## WORK ORDER
Determine how many lines in these records hold "reaction". Only the number is wanted.
*** PROVIDED MATERIAL Section Begins ***
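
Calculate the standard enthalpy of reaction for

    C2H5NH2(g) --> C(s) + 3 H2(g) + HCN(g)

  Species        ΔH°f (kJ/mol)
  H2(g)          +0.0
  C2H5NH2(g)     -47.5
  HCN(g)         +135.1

ΔHrxn = 182.6 kJ/mol

Products: 1·(+0.0) + 3·(+0.0) + 1·(+135.1) = +135.1
Reactants: 1·(-47.5) = -47.5
ΔHrxn = (+135.1) − (-47.5) = 182.6 kJ/mol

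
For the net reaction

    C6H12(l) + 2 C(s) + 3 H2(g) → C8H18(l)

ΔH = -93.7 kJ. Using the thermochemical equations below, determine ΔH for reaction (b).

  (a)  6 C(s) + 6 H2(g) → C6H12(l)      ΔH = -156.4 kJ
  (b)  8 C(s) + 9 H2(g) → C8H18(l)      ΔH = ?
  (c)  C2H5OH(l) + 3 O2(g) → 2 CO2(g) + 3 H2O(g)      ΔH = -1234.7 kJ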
*** PROVIDED MATERIAL Section Ends ***
## RESPONSE FOR THIS EXERCISE
3